What is expected :: The entries are to be repeated verbatim, with nothing left out.

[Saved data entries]
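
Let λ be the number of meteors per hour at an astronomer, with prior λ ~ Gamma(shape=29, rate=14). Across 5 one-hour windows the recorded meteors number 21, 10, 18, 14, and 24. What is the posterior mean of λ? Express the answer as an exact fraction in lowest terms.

Total count: 21 + 10 + 18 + 14 + 24 = 87.
Total exposure: 5 hours.
Conjugate update: add total count to the shape and total exposure to the rate, giving Gamma(116, 19).
Posterior mean = α'/β' = 116/19.

116/19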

Problem solution ::
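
Let λ be the number of meteors per hour at an astronomer, with prior λ ~ Gamma(shape=29, rate=14). Across 5 one-hour windows the recorded meteors number 21, 10, 18, 14, and 24. What is the posterior mean of λ? Express the answer as an exact fraction in lowest terms.

Total count: 21 + 10 + 18 + 14 + 24 = 87.
Total exposure: 5 hours.
Conjugate update: add total count to the shape and total exposure to the rate, giving Gamma(116, 19).
Posterior mean = α'/β' = 116/19.

116/19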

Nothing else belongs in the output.